[Saved data entries]
================

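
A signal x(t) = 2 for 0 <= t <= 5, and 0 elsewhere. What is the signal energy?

Energy = integral of |x(t)|^2 dt over the signal duration
= 2^2 * 5 = 4 * 5 = 20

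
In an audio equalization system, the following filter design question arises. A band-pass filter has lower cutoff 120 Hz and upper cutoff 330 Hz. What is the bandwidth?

Bandwidth = f_high - f_low
= 330 Hz - 120 Hz = 210 Hz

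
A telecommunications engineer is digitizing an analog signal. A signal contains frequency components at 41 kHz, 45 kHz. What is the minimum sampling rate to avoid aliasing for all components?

The highest frequency component is f_max = 45 kHz.
Nyquist rate = 2 * f_max = 2 * 45 kHz = 90 kHz.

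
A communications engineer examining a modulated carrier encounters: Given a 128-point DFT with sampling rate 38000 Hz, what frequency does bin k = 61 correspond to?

The frequency of DFT bin k is: f_k = k * f_s / N
f_61 = 61 * 38000 / 128 = 144875/8 Hz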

================

Problem statement: All lines from the one with "A communications engineer" onward to the end of the records above should be repeated exactly, and only those lines.

Task answer:
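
A communications engineer examining a modulated carrier encounters: Given a 128-point DFT with sampling rate 38000 Hz, what frequency does bin k = 61 correspond to?

The frequency of DFT bin k is: f_k = k * f_s / N
f_61 = 61 * 38000 / 128 = 144875/8 Hz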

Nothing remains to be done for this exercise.